▸ **EXERCISE BRIEF**: Look for the word "scoping" in the entries and copy every line where it shows up.

[Data excerpts]

————————

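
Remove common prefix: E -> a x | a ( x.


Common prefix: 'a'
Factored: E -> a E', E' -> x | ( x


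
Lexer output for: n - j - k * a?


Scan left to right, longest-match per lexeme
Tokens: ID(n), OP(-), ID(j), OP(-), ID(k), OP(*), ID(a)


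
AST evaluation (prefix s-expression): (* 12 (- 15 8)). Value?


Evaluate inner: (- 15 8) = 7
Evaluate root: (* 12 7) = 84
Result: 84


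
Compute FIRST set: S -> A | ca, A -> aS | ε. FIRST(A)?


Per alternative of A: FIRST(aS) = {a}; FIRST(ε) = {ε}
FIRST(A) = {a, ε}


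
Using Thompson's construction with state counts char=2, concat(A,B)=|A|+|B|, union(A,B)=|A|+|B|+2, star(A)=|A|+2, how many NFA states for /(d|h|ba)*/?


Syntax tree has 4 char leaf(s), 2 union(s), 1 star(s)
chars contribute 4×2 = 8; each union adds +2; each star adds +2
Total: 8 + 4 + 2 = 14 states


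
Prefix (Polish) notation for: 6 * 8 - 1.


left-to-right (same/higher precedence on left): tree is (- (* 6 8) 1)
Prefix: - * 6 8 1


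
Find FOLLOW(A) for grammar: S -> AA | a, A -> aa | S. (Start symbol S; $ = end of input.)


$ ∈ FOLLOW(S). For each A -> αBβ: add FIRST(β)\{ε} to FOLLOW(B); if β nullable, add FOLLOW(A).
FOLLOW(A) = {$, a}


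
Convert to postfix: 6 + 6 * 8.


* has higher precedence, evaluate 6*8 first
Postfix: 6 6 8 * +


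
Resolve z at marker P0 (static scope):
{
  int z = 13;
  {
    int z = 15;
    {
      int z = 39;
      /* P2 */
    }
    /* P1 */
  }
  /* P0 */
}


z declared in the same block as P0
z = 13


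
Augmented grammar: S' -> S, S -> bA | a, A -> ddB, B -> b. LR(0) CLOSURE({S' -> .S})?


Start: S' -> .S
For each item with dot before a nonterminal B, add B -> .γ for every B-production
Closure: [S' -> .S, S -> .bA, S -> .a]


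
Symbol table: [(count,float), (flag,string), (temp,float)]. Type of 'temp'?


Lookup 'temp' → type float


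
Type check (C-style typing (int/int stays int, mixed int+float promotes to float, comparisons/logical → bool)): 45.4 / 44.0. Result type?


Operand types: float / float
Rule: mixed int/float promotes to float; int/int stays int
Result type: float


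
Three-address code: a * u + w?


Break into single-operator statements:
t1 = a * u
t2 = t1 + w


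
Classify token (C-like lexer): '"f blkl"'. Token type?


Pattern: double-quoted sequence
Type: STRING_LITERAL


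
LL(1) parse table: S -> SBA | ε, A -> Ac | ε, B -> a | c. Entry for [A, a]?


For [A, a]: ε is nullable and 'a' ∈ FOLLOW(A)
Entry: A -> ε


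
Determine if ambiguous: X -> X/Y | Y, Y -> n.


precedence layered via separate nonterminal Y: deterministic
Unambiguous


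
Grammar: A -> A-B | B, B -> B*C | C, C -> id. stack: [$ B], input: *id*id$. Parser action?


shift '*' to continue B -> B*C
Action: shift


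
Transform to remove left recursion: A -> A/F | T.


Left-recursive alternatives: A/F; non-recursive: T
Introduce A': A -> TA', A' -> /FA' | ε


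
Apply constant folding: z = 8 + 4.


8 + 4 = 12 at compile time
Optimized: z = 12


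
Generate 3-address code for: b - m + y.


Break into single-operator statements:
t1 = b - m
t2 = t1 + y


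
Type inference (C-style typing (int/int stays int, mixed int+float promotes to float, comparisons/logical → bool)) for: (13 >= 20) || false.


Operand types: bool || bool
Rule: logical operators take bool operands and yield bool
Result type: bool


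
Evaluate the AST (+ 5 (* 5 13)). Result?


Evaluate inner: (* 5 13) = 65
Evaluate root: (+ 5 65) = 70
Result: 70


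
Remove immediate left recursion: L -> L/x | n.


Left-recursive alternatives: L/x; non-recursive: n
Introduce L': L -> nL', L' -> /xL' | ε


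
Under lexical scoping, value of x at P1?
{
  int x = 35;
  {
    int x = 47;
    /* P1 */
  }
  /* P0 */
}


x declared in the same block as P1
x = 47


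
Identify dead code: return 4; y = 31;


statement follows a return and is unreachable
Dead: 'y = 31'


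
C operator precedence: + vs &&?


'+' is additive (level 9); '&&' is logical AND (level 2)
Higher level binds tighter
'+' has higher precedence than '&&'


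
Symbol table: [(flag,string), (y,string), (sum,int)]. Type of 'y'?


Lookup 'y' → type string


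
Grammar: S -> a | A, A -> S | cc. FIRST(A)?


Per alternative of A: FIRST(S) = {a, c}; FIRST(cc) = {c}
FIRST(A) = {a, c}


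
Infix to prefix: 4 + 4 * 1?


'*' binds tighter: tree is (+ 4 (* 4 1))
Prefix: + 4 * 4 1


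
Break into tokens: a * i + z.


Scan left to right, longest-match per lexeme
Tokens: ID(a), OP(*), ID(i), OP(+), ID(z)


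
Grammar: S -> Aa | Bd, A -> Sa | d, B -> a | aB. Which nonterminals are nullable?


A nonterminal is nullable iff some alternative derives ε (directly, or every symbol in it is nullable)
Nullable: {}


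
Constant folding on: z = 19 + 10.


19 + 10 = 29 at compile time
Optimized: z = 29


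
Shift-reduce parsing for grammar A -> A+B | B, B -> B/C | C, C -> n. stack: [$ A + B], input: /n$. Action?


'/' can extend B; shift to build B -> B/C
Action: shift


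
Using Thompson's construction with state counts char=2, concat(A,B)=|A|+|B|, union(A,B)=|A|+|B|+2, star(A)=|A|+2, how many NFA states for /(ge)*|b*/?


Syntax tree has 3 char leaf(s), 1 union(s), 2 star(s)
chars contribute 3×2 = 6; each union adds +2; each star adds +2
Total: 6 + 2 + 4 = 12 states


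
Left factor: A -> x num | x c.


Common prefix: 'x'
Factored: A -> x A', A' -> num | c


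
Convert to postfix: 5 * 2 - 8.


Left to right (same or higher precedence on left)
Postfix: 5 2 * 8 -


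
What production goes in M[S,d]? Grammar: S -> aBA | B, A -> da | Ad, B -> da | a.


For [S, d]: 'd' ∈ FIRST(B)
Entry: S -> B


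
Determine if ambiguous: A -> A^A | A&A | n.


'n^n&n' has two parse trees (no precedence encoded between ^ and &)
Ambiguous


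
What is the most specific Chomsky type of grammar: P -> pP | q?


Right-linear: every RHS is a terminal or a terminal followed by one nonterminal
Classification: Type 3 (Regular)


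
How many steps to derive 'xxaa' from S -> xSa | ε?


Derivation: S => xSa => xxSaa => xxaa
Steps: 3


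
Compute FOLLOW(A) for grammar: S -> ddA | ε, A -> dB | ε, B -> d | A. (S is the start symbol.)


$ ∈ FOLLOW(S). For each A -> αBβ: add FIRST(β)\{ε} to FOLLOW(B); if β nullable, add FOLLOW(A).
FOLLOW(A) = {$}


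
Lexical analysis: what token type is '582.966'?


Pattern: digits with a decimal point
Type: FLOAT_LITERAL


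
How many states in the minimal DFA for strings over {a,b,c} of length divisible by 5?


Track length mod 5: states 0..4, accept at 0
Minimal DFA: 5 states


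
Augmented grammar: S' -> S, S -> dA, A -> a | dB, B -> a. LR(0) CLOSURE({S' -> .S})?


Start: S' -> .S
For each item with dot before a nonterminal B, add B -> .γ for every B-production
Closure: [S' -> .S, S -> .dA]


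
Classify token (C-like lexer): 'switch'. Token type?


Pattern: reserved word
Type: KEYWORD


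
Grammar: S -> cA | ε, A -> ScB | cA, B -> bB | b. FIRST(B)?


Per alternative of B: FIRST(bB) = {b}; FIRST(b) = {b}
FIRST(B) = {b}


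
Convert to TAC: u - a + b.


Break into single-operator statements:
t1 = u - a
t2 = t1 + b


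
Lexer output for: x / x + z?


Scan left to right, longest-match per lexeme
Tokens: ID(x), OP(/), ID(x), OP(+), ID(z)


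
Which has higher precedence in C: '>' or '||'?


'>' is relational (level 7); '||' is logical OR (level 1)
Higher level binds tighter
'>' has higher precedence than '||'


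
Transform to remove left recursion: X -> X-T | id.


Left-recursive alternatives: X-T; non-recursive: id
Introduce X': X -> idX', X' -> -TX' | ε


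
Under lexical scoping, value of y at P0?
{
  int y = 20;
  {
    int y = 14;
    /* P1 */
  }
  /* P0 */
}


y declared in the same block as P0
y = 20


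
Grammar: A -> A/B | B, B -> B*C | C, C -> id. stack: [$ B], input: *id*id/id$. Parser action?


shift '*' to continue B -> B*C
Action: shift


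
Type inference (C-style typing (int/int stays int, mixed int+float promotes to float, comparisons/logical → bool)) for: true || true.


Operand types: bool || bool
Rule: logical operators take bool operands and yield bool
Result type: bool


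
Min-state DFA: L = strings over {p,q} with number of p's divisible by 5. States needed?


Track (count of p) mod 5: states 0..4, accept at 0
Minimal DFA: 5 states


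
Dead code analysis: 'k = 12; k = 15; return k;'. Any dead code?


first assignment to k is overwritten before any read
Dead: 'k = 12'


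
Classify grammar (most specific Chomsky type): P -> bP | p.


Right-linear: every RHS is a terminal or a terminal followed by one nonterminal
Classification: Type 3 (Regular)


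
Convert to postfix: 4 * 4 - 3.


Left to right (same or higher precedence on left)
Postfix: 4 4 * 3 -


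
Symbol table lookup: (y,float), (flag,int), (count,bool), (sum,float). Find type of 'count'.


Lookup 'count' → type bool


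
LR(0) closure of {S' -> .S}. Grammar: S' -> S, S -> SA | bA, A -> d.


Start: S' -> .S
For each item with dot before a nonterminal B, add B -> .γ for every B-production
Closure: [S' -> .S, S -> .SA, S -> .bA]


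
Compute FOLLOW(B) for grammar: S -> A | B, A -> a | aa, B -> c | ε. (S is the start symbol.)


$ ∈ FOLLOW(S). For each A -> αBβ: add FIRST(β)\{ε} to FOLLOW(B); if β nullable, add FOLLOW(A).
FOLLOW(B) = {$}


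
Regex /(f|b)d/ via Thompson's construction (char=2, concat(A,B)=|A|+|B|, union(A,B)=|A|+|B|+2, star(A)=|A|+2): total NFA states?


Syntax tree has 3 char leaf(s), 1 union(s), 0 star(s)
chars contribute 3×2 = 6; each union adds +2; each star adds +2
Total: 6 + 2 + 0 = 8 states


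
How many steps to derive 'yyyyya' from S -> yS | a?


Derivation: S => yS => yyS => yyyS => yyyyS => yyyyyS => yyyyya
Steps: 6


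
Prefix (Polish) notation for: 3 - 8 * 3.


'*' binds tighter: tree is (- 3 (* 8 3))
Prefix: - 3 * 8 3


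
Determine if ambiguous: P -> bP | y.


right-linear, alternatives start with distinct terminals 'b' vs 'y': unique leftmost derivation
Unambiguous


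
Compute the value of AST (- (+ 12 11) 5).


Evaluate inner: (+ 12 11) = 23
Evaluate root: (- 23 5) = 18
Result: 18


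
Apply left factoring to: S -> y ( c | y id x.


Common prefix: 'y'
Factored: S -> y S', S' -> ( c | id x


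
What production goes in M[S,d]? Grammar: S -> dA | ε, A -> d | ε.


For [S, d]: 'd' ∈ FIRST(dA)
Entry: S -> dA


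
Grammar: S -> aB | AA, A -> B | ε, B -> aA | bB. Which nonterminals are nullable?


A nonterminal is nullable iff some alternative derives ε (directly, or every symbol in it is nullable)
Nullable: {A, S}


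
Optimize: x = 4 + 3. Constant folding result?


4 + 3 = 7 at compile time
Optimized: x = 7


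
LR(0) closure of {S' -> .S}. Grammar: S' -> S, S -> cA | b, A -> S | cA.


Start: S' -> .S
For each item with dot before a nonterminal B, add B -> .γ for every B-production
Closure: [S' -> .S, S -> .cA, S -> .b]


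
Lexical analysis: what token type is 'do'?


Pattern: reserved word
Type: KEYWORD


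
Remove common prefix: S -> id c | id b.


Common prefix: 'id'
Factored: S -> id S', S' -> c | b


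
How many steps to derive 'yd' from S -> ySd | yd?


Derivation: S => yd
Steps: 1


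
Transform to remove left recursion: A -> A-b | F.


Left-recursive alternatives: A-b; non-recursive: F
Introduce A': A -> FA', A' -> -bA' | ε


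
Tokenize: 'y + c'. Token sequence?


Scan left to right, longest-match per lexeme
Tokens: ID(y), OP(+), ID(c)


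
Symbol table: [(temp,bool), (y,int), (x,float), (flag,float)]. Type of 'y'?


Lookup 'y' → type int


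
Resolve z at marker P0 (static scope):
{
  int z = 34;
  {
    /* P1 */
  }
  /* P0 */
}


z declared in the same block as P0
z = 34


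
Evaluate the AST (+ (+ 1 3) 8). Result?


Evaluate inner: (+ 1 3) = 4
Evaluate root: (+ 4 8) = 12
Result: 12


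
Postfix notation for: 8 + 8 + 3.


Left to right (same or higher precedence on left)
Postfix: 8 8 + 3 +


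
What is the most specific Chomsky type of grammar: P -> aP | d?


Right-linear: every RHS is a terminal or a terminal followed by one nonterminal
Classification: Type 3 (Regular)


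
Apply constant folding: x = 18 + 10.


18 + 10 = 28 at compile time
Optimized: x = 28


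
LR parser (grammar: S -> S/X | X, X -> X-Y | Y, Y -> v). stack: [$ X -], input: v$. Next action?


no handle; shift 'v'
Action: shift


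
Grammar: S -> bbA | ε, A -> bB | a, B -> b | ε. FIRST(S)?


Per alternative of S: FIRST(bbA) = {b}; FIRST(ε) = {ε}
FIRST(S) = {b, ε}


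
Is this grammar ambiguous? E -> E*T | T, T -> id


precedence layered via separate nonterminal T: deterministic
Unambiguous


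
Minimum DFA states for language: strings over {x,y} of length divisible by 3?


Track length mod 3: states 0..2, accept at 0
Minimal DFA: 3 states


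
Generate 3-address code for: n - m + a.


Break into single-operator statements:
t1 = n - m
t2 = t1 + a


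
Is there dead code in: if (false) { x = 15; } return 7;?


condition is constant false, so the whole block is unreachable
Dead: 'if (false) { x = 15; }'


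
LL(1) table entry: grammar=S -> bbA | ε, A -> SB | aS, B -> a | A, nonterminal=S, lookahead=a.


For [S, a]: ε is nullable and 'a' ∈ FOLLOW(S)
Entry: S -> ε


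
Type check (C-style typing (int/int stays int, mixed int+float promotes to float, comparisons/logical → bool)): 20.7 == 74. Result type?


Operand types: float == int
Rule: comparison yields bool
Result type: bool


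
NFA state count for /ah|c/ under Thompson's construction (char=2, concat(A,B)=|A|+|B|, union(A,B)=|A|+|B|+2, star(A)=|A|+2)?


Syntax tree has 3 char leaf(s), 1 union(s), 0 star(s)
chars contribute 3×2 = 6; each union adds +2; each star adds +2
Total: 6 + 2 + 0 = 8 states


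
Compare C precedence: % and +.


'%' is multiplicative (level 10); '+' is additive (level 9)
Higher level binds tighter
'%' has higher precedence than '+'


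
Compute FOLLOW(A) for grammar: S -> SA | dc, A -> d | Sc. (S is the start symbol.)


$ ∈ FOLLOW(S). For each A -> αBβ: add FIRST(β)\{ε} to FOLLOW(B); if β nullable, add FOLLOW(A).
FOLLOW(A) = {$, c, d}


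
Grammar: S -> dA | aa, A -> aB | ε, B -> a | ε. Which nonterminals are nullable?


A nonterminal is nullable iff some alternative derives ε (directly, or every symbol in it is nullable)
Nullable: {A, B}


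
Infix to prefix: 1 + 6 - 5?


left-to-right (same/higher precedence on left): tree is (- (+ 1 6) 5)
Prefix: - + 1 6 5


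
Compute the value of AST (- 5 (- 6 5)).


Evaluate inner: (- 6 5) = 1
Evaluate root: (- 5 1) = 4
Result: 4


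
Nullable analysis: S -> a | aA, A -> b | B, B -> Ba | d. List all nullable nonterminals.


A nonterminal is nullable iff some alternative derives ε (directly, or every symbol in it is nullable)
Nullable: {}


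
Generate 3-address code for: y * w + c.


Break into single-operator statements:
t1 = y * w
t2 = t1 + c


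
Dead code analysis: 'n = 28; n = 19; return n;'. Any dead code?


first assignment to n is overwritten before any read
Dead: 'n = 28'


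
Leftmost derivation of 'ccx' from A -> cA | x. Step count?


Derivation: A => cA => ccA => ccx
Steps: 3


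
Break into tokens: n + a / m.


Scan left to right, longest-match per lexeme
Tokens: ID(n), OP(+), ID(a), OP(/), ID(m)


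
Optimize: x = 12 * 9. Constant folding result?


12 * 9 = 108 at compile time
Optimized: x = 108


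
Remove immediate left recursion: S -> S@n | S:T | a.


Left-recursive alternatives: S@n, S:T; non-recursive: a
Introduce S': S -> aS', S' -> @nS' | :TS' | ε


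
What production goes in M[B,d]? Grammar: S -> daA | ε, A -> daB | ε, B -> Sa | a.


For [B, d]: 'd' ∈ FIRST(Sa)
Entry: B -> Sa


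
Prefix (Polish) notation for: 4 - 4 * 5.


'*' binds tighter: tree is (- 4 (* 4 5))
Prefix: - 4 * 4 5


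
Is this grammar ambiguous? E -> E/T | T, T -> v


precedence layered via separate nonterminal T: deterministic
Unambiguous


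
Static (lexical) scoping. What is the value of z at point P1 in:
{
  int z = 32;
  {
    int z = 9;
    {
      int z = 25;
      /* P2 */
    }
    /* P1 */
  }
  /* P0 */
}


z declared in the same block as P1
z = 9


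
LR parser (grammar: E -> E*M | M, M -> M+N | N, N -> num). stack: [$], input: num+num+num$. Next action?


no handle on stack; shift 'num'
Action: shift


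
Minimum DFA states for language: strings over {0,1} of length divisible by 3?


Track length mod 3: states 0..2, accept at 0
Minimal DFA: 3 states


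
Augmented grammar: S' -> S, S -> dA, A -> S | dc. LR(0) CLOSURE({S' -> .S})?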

————————

▸ **EXERCISE ANSWER**:
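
Under lexical scoping, value of x at P1?
Under lexical scoping, value of y at P0?
Static (lexical) scoping. What is the value of z at point P1 in: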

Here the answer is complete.